Scan the records for "size" and copy each line that contains it.

Collected data entries ::
------------

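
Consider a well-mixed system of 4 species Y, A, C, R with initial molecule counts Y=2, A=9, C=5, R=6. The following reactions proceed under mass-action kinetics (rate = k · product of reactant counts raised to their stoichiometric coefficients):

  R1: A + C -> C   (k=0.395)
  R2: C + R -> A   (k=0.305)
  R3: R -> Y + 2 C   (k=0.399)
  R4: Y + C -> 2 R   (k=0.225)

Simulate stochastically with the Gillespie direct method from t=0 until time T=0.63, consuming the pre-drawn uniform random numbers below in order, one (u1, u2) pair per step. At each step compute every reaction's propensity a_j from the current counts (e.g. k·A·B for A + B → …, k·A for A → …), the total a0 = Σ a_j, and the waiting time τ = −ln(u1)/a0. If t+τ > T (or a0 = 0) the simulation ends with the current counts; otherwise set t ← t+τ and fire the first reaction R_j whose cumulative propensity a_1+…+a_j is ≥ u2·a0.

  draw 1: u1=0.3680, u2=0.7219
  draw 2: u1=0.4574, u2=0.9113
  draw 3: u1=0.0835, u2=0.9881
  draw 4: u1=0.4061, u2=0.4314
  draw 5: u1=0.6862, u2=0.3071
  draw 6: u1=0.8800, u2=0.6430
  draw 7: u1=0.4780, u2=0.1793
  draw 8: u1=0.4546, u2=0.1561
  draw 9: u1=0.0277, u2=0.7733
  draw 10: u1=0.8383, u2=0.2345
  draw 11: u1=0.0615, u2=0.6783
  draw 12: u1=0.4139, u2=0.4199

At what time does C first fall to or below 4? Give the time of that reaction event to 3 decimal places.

t=0.000: Y=2 A=9 C=5 R=6
Draw 1: a1=17.775, a2=9.150, a3=2.394, a4=2.250, a0=31.569; τ=−ln(0.3680)/31.569=0.032 → t=0.032; u2·a0=0.7219·31.569=22.790; a1=17.775 < 22.790 ≤ a1+a2=26.925 → R2 fires; Y=2 A=10 C=4 R=5
Draw 2: a1=15.800, a2=6.100, a3=1.995, a4=1.800, a0=25.695; τ=−ln(0.4574)/25.695=0.030 → t=0.062; u2·a0=0.9113·25.695=23.416; a1+a2=21.900 < 23.416 ≤ a1+…+a3=23.895 → R3 fires; Y=3 A=10 C=6 R=4
Draw 3: a1=23.700, a2=7.320, a3=1.596, a4=4.050, a0=36.666; τ=−ln(0.0835)/36.666=0.068 → t=0.130; u2·a0=0.9881·36.666=36.230; a1+…+a3=32.616 < 36.230 ≤ a1+…+a4=36.666 → R4 fires; Y=2 A=10 C=5 R=6
Draw 4: a1=19.750, a2=9.150, a3=2.394, a4=2.250, a0=33.544; τ=−ln(0.4061)/33.544=0.027 → t=0.157; u2·a0=0.4314·33.544=14.471 ≤ a1=19.750 → R1 fires; Y=2 A=9 C=5 R=6
Draw 5: a1=17.775, a2=9.150, a3=2.394, a4=2.250, a0=31.569; τ=−ln(0.6862)/31.569=0.012 → t=0.169; u2·a0=0.3071·31.569=9.695 ≤ a1=17.775 → R1 fires; Y=2 A=8 C=5 R=6
Draw 6: a1=15.800, a2=9.150, a3=2.394, a4=2.250, a0=29.594; τ=−ln(0.8800)/29.594=0.004 → t=0.173; u2·a0=0.6430·29.594=19.029; a1=15.800 < 19.029 ≤ a1+a2=24.950 → R2 fires; Y=2 A=9 C=4 R=5
Draw 7: a1=14.220, a2=6.100, a3=1.995, a4=1.800, a0=24.115; τ=−ln(0.4780)/24.115=0.031 → t=0.204; u2·a0=0.1793·24.115=4.324 ≤ a1=14.220 → R1 fires; Y=2 A=8 C=4 R=5
Draw 8: a1=12.640, a2=6.100, a3=1.995, a4=1.800, a0=22.535; τ=−ln(0.4546)/22.535=0.035 → t=0.239; u2·a0=0.1561·22.535=3.518 ≤ a1=12.640 → R1 fires; Y=2 A=7 C=4 R=5
Draw 9: a1=11.060, a2=6.100, a3=1.995, a4=1.800, a0=20.955; τ=−ln(0.0277)/20.955=0.171 → t=0.410; u2·a0=0.7733·20.955=16.205; a1=11.060 < 16.205 ≤ a1+a2=17.160 → R2 fires; Y=2 A=8 C=3 R=4
Draw 10: a1=9.480, a2=3.660, a3=1.596, a4=1.350, a0=16.086; τ=−ln(0.8383)/16.086=0.011 → t=0.421; u2·a0=0.2345·16.086=3.772 ≤ a1=9.480 → R1 fires; Y=2 A=7 C=3 R=4
Draw 11: a1=8.295, a2=3.660, a3=1.596, a4=1.350, a0=14.901; τ=−ln(0.0615)/14.901=0.187 → t=0.608; u2·a0=0.6783·14.901=10.107; a1=8.295 < 10.107 ≤ a1+a2=11.955 → R2 fires; Y=2 A=8 C=2 R=3
Draw 12: a1=6.320, a2=1.830, a3=1.197, a4=0.900, a0=10.247; τ=−ln(0.4139)/10.247=0.086 → t=0.694 > T=0.63: stop.
C first becomes ≤ 4 when it reaches 4 at the event at t=0.032.

Threshold first reached at t = 0.032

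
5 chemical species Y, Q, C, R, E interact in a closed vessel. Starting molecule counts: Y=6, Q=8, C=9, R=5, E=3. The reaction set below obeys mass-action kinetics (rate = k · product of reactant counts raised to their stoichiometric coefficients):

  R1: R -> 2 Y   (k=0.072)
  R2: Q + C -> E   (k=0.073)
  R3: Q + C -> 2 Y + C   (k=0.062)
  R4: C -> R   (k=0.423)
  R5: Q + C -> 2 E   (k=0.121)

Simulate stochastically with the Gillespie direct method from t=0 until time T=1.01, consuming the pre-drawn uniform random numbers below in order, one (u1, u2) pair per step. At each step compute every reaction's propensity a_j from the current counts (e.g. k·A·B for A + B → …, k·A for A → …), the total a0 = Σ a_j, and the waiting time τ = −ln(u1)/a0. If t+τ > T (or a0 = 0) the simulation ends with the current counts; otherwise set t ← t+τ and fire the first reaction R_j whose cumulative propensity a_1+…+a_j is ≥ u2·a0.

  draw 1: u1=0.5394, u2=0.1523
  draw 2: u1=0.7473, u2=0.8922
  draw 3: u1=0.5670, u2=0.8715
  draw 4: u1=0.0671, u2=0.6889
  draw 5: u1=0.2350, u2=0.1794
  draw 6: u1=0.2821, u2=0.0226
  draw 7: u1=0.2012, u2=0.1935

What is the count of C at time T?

C at T = 4

t=0.000: Y=6 Q=8 C=9 R=5 E=3
Draw 1: a1=0.360, a2=5.256, a3=4.464, a4=3.807, a5=8.712, a0=22.599; τ=−ln(0.5394)/22.599=0.027 → t=0.027; u2·a0=0.1523·22.599=3.442; a1=0.360 < 3.442 ≤ a1+a2=5.616 → R2 fires; Y=6 Q=7 C=8 R=5 E=4
Draw 2: a1=0.360, a2=4.088, a3=3.472, a4=3.384, a5=6.776, a0=18.080; τ=−ln(0.7473)/18.080=0.016 → t=0.043; u2·a0=0.8922·18.080=16.131; a1+…+a4=11.304 < 16.131 ≤ a1+…+a5=18.080 → R5 fires; Y=6 Q=6 C=7 R=5 E=6
Draw 3: a1=0.360, a2=3.066, a3=2.604, a4=2.961, a5=5.082, a0=14.073; τ=−ln(0.5670)/14.073=0.040 → t=0.084; u2·a0=0.8715·14.073=12.265; a1+…+a4=8.991 < 12.265 ≤ a1+…+a5=14.073 → R5 fires; Y=6 Q=5 C=6 R=5 E=8
Draw 4: a1=0.360, a2=2.190, a3=1.860, a4=2.538, a5=3.630, a0=10.578; τ=−ln(0.0671)/10.578=0.255 → t=0.339; u2·a0=0.6889·10.578=7.287; a1+…+a4=6.948 < 7.287 ≤ a1+…+a5=10.578 → R5 fires; Y=6 Q=4 C=5 R=5 E=10
Draw 5: a1=0.360, a2=1.460, a3=1.240, a4=2.115, a5=2.420, a0=7.595; τ=−ln(0.2350)/7.595=0.191 → t=0.530; u2·a0=0.1794·7.595=1.363; a1=0.360 < 1.363 ≤ a1+a2=1.820 → R2 fires; Y=6 Q=3 C=4 R=5 E=11
Draw 6: a1=0.360, a2=0.876, a3=0.744, a4=1.692, a5=1.452, a0=5.124; τ=−ln(0.2821)/5.124=0.247 → t=0.777; u2·a0=0.0226·5.124=0.116 ≤ a1=0.360 → R1 fires; Y=8 Q=3 C=4 R=4 E=11
Draw 7: a1=0.288, a2=0.876, a3=0.744, a4=1.692, a5=1.452, a0=5.052; τ=−ln(0.2012)/5.052=0.317 → t=1.094 > T=1.01: stop.
Read off C at T=1.01: 4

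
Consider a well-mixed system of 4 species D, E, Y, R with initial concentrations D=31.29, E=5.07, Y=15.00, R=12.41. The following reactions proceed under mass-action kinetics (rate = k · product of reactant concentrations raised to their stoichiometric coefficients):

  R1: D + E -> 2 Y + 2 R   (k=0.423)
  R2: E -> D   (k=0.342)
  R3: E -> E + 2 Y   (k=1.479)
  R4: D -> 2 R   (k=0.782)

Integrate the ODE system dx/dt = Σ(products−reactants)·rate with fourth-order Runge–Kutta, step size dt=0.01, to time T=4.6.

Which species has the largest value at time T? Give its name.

Dominant species at T: R

RK4 with dt=0.01: 460 steps to T=4.6. Trajectory (selected grid times):
t=0.00: D=31.29 E=5.07 Y=15.00 R=12.41
t=0.51: D=17.60 E=0.03 Y=26.05 R=40.09
t=1.02: D=11.79 E=0.00 Y=26.13 R=51.71
t=1.53: D=7.91 E=0.00 Y=26.13 R=59.46
t=2.04: D=5.31 E=0.00 Y=26.13 R=64.67
t=2.56: D=3.54 E=0.00 Y=26.13 R=68.22
t=3.07: D=2.37 E=0.00 Y=26.13 R=70.54
t=3.58: D=1.59 E=0.00 Y=26.13 R=72.10
t=4.09: D=1.07 E=0.00 Y=26.13 R=73.15
t=4.60: D=0.72 E=0.00 Y=26.13 R=73.85
At T=4.6: D=0.72 E=0.00 Y=26.13 R=73.85; the largest is R.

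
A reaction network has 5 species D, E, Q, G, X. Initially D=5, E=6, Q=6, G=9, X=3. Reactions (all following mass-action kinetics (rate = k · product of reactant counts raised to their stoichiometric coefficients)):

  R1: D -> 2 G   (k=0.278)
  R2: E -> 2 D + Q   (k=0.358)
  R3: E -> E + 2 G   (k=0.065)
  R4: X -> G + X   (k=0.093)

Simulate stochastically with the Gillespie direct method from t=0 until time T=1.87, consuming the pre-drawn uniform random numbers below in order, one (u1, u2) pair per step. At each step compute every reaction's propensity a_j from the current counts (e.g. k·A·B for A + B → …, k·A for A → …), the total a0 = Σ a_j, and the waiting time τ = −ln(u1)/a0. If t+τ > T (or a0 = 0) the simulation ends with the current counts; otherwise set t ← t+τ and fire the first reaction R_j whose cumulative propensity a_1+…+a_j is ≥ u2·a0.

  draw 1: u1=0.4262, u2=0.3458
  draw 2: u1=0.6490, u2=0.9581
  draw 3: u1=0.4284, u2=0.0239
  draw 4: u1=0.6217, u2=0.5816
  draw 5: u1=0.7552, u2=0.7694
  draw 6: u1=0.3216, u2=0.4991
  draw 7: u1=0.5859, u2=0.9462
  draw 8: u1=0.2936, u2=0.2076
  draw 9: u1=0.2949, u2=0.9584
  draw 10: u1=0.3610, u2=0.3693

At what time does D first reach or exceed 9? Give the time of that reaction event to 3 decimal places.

t=0.000: D=5 E=6 Q=6 G=9 X=3
Draw 1: a1=1.390, a2=2.148, a3=0.390, a4=0.279, a0=4.207; τ=−ln(0.4262)/4.207=0.203 → t=0.203; u2·a0=0.3458·4.207=1.455; a1=1.390 < 1.455 ≤ a1+a2=3.538 → R2 fires; D=7 E=5 Q=7 G=9 X=3
Draw 2: a1=1.946, a2=1.790, a3=0.325, a4=0.279, a0=4.340; τ=−ln(0.6490)/4.340=0.100 → t=0.302; u2·a0=0.9581·4.340=4.158; a1+…+a3=4.061 < 4.158 ≤ a1+…+a4=4.340 → R4 fires; D=7 E=5 Q=7 G=10 X=3
Draw 3: a1=1.946, a2=1.790, a3=0.325, a4=0.279, a0=4.340; τ=−ln(0.4284)/4.340=0.195 → t=0.498; u2·a0=0.0239·4.340=0.104 ≤ a1=1.946 → R1 fires; D=6 E=5 Q=7 G=12 X=3
Draw 4: a1=1.668, a2=1.790, a3=0.325, a4=0.279, a0=4.062; τ=−ln(0.6217)/4.062=0.117 → t=0.615; u2·a0=0.5816·4.062=2.362; a1=1.668 < 2.362 ≤ a1+a2=3.458 → R2 fires; D=8 E=4 Q=8 G=12 X=3
Draw 5: a1=2.224, a2=1.432, a3=0.260, a4=0.279, a0=4.195; τ=−ln(0.7552)/4.195=0.067 → t=0.682; u2·a0=0.7694·4.195=3.228; a1=2.224 < 3.228 ≤ a1+a2=3.656 → R2 fires; D=10 E=3 Q=9 G=12 X=3
Draw 6: a1=2.780, a2=1.074, a3=0.195, a4=0.279, a0=4.328; τ=−ln(0.3216)/4.328=0.262 → t=0.944; u2·a0=0.4991·4.328=2.160 ≤ a1=2.780 → R1 fires; D=9 E=3 Q=9 G=14 X=3
Draw 7: a1=2.502, a2=1.074, a3=0.195, a4=0.279, a0=4.050; τ=−ln(0.5859)/4.050=0.132 → t=1.076; u2·a0=0.9462·4.050=3.832; a1+…+a3=3.771 < 3.832 ≤ a1+…+a4=4.050 → R4 fires; D=9 E=3 Q=9 G=15 X=3
Draw 8: a1=2.502, a2=1.074, a3=0.195, a4=0.279, a0=4.050; τ=−ln(0.2936)/4.050=0.303 → t=1.378; u2·a0=0.2076·4.050=0.841 ≤ a1=2.502 → R1 fires; D=8 E=3 Q=9 G=17 X=3
Draw 9: a1=2.224, a2=1.074, a3=0.195, a4=0.279, a0=3.772; τ=−ln(0.2949)/3.772=0.324 → t=1.702; u2·a0=0.9584·3.772=3.615; a1+…+a3=3.493 < 3.615 ≤ a1+…+a4=3.772 → R4 fires; D=8 E=3 Q=9 G=18 X=3
Draw 10: a1=2.224, a2=1.074, a3=0.195, a4=0.279, a0=3.772; τ=−ln(0.3610)/3.772=0.270 → t=1.972 > T=1.87: stop.
D first becomes ≥ 9 when it reaches 10 at the event at t=0.682.

Threshold first reached at t = 0.682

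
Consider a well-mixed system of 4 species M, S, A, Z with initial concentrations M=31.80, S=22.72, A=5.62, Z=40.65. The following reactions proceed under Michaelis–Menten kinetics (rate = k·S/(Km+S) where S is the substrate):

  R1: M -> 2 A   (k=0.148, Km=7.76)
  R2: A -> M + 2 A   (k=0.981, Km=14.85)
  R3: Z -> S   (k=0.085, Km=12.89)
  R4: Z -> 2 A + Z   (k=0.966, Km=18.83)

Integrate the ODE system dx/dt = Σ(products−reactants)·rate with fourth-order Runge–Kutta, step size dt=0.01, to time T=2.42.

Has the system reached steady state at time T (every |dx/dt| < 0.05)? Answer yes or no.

Steady state at T: no

RK4 with dt=0.01: 242 steps to T=2.42. Trajectory (selected grid times):
t=0.00: M=31.80 S=22.72 A=5.62 Z=40.65
t=0.27: M=31.84 S=22.74 A=6.12 Z=40.63
t=0.54: M=31.89 S=22.75 A=6.62 Z=40.62
t=0.81: M=31.94 S=22.77 A=7.12 Z=40.60
t=1.08: M=32.00 S=22.79 A=7.63 Z=40.58
t=1.34: M=32.05 S=22.81 A=8.12 Z=40.56
t=1.61: M=32.12 S=22.82 A=8.64 Z=40.55
t=1.88: M=32.19 S=22.84 A=9.16 Z=40.53
t=2.15: M=32.26 S=22.86 A=9.68 Z=40.51
t=2.42: M=32.33 S=22.88 A=10.21 Z=40.49
Rates at T: R1=0.1194, R2=0.3996, R3=0.0645, R4=0.6594
dx/dt at T (Σ net stoichiometry × rate): M=+0.2803, S=+0.0645, A=+1.9571, Z=-0.0645
Largest |dx/dt| is |+1.9571| (A) ≥ 0.05 → not steady.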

------------

EXPECTED ANSWER ::
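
Integrate the ODE system dx/dt = Σ(products−reactants)·rate with fourth-order Runge–Kutta, step size dt=0.01, to time T=4.6.
Integrate the ODE system dx/dt = Σ(products−reactants)·rate with fourth-order Runge–Kutta, step size dt=0.01, to time T=2.42.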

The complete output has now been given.